BEGIN

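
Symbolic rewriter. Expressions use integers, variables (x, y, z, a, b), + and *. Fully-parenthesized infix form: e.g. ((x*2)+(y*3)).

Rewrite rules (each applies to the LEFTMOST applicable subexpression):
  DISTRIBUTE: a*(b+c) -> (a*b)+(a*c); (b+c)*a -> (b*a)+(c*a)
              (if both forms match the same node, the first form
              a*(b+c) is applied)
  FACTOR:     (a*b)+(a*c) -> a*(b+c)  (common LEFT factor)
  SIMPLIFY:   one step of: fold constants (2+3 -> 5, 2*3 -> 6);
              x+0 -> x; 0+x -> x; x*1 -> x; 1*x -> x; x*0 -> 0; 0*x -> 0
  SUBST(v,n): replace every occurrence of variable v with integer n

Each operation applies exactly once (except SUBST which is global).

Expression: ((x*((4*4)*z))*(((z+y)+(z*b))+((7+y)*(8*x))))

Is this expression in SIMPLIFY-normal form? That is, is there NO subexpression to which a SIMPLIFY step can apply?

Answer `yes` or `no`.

Expression: ((x*((4*4)*z))*(((z+y)+(z*b))+((7+y)*(8*x))))
Scanning for simplifiable subexpressions (pre-order)...
  at root: ((x*((4*4)*z))*(((z+y)+(z*b))+((7+y)*(8*x)))) (not simplifiable)
  at L: (x*((4*4)*z)) (not simplifiable)
  at LR: ((4*4)*z) (not simplifiable)
  at LRL: (4*4) (SIMPLIFIABLE)
  at R: (((z+y)+(z*b))+((7+y)*(8*x))) (not simplifiable)
  at RL: ((z+y)+(z*b)) (not simplifiable)
  at RLL: (z+y) (not simplifiable)
  at RLR: (z*b) (not simplifiable)
  at RR: ((7+y)*(8*x)) (not simplifiable)
  at RRL: (7+y) (not simplifiable)
  at RRR: (8*x) (not simplifiable)
Found simplifiable subexpr at path LRL: (4*4)
One SIMPLIFY step would give: ((x*(16*z))*(((z+y)+(z*b))+((7+y)*(8*x))))
-> NOT in normal form.

Answer: no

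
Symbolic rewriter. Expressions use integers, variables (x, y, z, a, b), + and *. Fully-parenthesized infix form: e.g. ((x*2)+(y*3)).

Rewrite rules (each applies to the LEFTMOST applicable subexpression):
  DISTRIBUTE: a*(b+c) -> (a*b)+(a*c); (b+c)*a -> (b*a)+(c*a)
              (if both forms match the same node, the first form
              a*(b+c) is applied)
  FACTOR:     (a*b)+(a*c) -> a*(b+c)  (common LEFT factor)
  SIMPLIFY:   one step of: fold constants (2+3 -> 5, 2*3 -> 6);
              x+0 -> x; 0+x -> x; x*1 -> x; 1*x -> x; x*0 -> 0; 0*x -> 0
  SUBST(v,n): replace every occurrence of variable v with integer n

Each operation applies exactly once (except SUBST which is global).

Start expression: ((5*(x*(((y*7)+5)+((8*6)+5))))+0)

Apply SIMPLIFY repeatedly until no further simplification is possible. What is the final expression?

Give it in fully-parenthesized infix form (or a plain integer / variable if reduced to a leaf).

Answer: (5*(x*(((y*7)+5)+53)))

Derivation:
Start: ((5*(x*(((y*7)+5)+((8*6)+5))))+0)
Step 1: at root: ((5*(x*(((y*7)+5)+((8*6)+5))))+0) -> (5*(x*(((y*7)+5)+((8*6)+5)))); overall: ((5*(x*(((y*7)+5)+((8*6)+5))))+0) -> (5*(x*(((y*7)+5)+((8*6)+5))))
Step 2: at RRRL: (8*6) -> 48; overall: (5*(x*(((y*7)+5)+((8*6)+5)))) -> (5*(x*(((y*7)+5)+(48+5))))
Step 3: at RRR: (48+5) -> 53; overall: (5*(x*(((y*7)+5)+(48+5)))) -> (5*(x*(((y*7)+5)+53)))
Fixed point: (5*(x*(((y*7)+5)+53)))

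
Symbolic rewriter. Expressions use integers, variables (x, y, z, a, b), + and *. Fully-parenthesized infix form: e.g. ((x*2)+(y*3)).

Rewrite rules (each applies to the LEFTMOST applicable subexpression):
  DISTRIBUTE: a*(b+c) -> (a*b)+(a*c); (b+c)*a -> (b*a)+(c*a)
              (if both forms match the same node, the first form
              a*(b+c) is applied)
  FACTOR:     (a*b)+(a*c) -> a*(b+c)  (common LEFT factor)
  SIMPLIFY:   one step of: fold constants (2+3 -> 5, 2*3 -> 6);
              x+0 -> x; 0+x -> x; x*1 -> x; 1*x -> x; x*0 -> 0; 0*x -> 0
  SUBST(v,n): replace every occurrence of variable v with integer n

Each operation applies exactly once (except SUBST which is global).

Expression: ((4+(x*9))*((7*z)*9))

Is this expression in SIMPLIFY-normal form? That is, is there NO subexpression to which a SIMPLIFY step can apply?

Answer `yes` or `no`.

Answer: yes

Derivation:
Expression: ((4+(x*9))*((7*z)*9))
Scanning for simplifiable subexpressions (pre-order)...
  at root: ((4+(x*9))*((7*z)*9)) (not simplifiable)
  at L: (4+(x*9)) (not simplifiable)
  at LR: (x*9) (not simplifiable)
  at R: ((7*z)*9) (not simplifiable)
  at RL: (7*z) (not simplifiable)
Result: no simplifiable subexpression found -> normal form.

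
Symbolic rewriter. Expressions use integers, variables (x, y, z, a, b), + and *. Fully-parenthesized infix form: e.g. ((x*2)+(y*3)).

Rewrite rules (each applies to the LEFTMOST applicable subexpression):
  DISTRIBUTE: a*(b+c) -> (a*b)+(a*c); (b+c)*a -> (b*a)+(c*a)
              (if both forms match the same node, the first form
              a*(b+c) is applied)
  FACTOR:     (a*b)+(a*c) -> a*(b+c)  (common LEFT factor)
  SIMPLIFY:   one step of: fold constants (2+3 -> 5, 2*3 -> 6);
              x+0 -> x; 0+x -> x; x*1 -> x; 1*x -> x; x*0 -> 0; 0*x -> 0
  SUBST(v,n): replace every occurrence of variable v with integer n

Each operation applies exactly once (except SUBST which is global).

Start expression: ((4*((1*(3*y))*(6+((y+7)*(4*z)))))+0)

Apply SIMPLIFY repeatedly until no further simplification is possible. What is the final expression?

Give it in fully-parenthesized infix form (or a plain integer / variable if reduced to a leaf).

Answer: (4*((3*y)*(6+((y+7)*(4*z)))))

Derivation:
Start: ((4*((1*(3*y))*(6+((y+7)*(4*z)))))+0)
Step 1: at root: ((4*((1*(3*y))*(6+((y+7)*(4*z)))))+0) -> (4*((1*(3*y))*(6+((y+7)*(4*z))))); overall: ((4*((1*(3*y))*(6+((y+7)*(4*z)))))+0) -> (4*((1*(3*y))*(6+((y+7)*(4*z)))))
Step 2: at RL: (1*(3*y)) -> (3*y); overall: (4*((1*(3*y))*(6+((y+7)*(4*z))))) -> (4*((3*y)*(6+((y+7)*(4*z)))))
Fixed point: (4*((3*y)*(6+((y+7)*(4*z)))))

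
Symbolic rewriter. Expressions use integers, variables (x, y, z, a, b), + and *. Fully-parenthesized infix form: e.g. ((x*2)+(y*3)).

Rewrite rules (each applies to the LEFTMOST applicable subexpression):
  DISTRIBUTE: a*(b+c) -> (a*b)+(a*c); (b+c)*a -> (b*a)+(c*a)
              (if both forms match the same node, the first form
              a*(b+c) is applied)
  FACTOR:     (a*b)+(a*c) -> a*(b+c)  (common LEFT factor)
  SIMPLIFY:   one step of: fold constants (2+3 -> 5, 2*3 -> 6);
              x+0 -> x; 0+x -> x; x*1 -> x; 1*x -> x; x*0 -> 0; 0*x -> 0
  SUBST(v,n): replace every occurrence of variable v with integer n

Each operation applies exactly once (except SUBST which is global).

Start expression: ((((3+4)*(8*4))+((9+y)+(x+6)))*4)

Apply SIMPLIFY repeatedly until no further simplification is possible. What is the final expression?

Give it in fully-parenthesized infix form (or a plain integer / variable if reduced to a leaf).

Answer: ((224+((9+y)+(x+6)))*4)

Derivation:
Start: ((((3+4)*(8*4))+((9+y)+(x+6)))*4)
Step 1: at LLL: (3+4) -> 7; overall: ((((3+4)*(8*4))+((9+y)+(x+6)))*4) -> (((7*(8*4))+((9+y)+(x+6)))*4)
Step 2: at LLR: (8*4) -> 32; overall: (((7*(8*4))+((9+y)+(x+6)))*4) -> (((7*32)+((9+y)+(x+6)))*4)
Step 3: at LL: (7*32) -> 224; overall: (((7*32)+((9+y)+(x+6)))*4) -> ((224+((9+y)+(x+6)))*4)
Fixed point: ((224+((9+y)+(x+6)))*4)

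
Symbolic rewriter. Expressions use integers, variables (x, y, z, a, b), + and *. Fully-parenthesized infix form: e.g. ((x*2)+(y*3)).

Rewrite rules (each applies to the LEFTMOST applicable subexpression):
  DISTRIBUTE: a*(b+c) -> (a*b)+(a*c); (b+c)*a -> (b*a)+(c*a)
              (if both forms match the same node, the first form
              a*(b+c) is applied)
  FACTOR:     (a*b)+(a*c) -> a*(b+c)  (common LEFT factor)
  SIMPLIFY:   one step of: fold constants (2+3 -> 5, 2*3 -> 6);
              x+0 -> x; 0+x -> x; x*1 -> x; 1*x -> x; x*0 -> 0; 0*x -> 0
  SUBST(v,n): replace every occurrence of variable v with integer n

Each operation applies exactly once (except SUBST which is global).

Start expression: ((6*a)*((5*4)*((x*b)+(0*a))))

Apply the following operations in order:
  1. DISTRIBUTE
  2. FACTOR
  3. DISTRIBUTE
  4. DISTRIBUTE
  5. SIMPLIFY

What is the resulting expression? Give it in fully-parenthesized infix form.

Answer: (((6*a)*(20*(x*b)))+((6*a)*((5*4)*(0*a))))

Derivation:
Start: ((6*a)*((5*4)*((x*b)+(0*a))))
Apply DISTRIBUTE at R (target: ((5*4)*((x*b)+(0*a)))): ((6*a)*((5*4)*((x*b)+(0*a)))) -> ((6*a)*(((5*4)*(x*b))+((5*4)*(0*a))))
Apply FACTOR at R (target: (((5*4)*(x*b))+((5*4)*(0*a)))): ((6*a)*(((5*4)*(x*b))+((5*4)*(0*a)))) -> ((6*a)*((5*4)*((x*b)+(0*a))))
Apply DISTRIBUTE at R (target: ((5*4)*((x*b)+(0*a)))): ((6*a)*((5*4)*((x*b)+(0*a)))) -> ((6*a)*(((5*4)*(x*b))+((5*4)*(0*a))))
Apply DISTRIBUTE at root (target: ((6*a)*(((5*4)*(x*b))+((5*4)*(0*a))))): ((6*a)*(((5*4)*(x*b))+((5*4)*(0*a)))) -> (((6*a)*((5*4)*(x*b)))+((6*a)*((5*4)*(0*a))))
Apply SIMPLIFY at LRL (target: (5*4)): (((6*a)*((5*4)*(x*b)))+((6*a)*((5*4)*(0*a)))) -> (((6*a)*(20*(x*b)))+((6*a)*((5*4)*(0*a))))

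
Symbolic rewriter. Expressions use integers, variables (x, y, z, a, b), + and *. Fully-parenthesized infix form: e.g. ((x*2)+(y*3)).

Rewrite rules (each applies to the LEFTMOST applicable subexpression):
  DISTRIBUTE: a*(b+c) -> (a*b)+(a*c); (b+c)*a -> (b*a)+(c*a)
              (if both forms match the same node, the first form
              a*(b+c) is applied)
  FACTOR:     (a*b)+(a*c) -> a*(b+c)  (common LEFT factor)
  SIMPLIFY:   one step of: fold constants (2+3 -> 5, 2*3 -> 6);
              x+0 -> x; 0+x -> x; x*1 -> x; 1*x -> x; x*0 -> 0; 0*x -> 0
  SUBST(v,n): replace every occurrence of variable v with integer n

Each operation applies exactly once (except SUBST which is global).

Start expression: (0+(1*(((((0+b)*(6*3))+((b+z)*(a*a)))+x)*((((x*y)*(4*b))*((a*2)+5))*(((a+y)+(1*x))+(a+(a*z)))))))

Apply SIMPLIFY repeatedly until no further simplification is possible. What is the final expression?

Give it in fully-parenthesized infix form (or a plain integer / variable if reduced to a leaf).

Answer: ((((b*18)+((b+z)*(a*a)))+x)*((((x*y)*(4*b))*((a*2)+5))*(((a+y)+x)+(a+(a*z)))))

Derivation:
Start: (0+(1*(((((0+b)*(6*3))+((b+z)*(a*a)))+x)*((((x*y)*(4*b))*((a*2)+5))*(((a+y)+(1*x))+(a+(a*z)))))))
Step 1: at root: (0+(1*(((((0+b)*(6*3))+((b+z)*(a*a)))+x)*((((x*y)*(4*b))*((a*2)+5))*(((a+y)+(1*x))+(a+(a*z))))))) -> (1*(((((0+b)*(6*3))+((b+z)*(a*a)))+x)*((((x*y)*(4*b))*((a*2)+5))*(((a+y)+(1*x))+(a+(a*z)))))); overall: (0+(1*(((((0+b)*(6*3))+((b+z)*(a*a)))+x)*((((x*y)*(4*b))*((a*2)+5))*(((a+y)+(1*x))+(a+(a*z))))))) -> (1*(((((0+b)*(6*3))+((b+z)*(a*a)))+x)*((((x*y)*(4*b))*((a*2)+5))*(((a+y)+(1*x))+(a+(a*z))))))
Step 2: at root: (1*(((((0+b)*(6*3))+((b+z)*(a*a)))+x)*((((x*y)*(4*b))*((a*2)+5))*(((a+y)+(1*x))+(a+(a*z)))))) -> (((((0+b)*(6*3))+((b+z)*(a*a)))+x)*((((x*y)*(4*b))*((a*2)+5))*(((a+y)+(1*x))+(a+(a*z))))); overall: (1*(((((0+b)*(6*3))+((b+z)*(a*a)))+x)*((((x*y)*(4*b))*((a*2)+5))*(((a+y)+(1*x))+(a+(a*z)))))) -> (((((0+b)*(6*3))+((b+z)*(a*a)))+x)*((((x*y)*(4*b))*((a*2)+5))*(((a+y)+(1*x))+(a+(a*z)))))
Step 3: at LLLL: (0+b) -> b; overall: (((((0+b)*(6*3))+((b+z)*(a*a)))+x)*((((x*y)*(4*b))*((a*2)+5))*(((a+y)+(1*x))+(a+(a*z))))) -> ((((b*(6*3))+((b+z)*(a*a)))+x)*((((x*y)*(4*b))*((a*2)+5))*(((a+y)+(1*x))+(a+(a*z)))))
Step 4: at LLLR: (6*3) -> 18; overall: ((((b*(6*3))+((b+z)*(a*a)))+x)*((((x*y)*(4*b))*((a*2)+5))*(((a+y)+(1*x))+(a+(a*z))))) -> ((((b*18)+((b+z)*(a*a)))+x)*((((x*y)*(4*b))*((a*2)+5))*(((a+y)+(1*x))+(a+(a*z)))))
Step 5: at RRLR: (1*x) -> x; overall: ((((b*18)+((b+z)*(a*a)))+x)*((((x*y)*(4*b))*((a*2)+5))*(((a+y)+(1*x))+(a+(a*z))))) -> ((((b*18)+((b+z)*(a*a)))+x)*((((x*y)*(4*b))*((a*2)+5))*(((a+y)+x)+(a+(a*z)))))
Fixed point: ((((b*18)+((b+z)*(a*a)))+x)*((((x*y)*(4*b))*((a*2)+5))*(((a+y)+x)+(a+(a*z)))))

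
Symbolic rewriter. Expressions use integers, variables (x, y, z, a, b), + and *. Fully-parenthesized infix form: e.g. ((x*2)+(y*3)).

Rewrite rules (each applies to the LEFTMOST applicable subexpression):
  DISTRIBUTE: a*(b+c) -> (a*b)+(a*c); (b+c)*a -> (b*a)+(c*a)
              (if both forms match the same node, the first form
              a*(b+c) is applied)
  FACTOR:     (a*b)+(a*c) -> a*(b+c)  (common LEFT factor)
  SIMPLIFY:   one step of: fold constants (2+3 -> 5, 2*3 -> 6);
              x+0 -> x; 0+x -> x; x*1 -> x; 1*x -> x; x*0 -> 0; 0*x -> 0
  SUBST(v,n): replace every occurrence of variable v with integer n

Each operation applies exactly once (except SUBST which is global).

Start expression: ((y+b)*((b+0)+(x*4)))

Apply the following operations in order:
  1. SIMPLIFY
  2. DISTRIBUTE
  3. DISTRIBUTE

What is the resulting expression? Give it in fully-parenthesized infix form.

Start: ((y+b)*((b+0)+(x*4)))
Apply SIMPLIFY at RL (target: (b+0)): ((y+b)*((b+0)+(x*4))) -> ((y+b)*(b+(x*4)))
Apply DISTRIBUTE at root (target: ((y+b)*(b+(x*4)))): ((y+b)*(b+(x*4))) -> (((y+b)*b)+((y+b)*(x*4)))
Apply DISTRIBUTE at L (target: ((y+b)*b)): (((y+b)*b)+((y+b)*(x*4))) -> (((y*b)+(b*b))+((y+b)*(x*4)))

Answer: (((y*b)+(b*b))+((y+b)*(x*4)))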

END

§ ASSIGNMENT
The answer consists of the line holding "2. DISTRIBUTE" and every line after it up to the end of the records, word for word.

§ RESULT FOR THIS TASK
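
  2. DISTRIBUTE
  3. DISTRIBUTE

What is the resulting expression? Give it in fully-parenthesized infix form.

Start: ((y+b)*((b+0)+(x*4)))
Apply SIMPLIFY at RL (target: (b+0)): ((y+b)*((b+0)+(x*4))) -> ((y+b)*(b+(x*4)))
Apply DISTRIBUTE at root (target: ((y+b)*(b+(x*4)))): ((y+b)*(b+(x*4))) -> (((y+b)*b)+((y+b)*(x*4)))
Apply DISTRIBUTE at L (target: ((y+b)*b)): (((y+b)*b)+((y+b)*(x*4))) -> (((y*b)+(b*b))+((y+b)*(x*4)))

Answer: (((y*b)+(b*b))+((y+b)*(x*4)))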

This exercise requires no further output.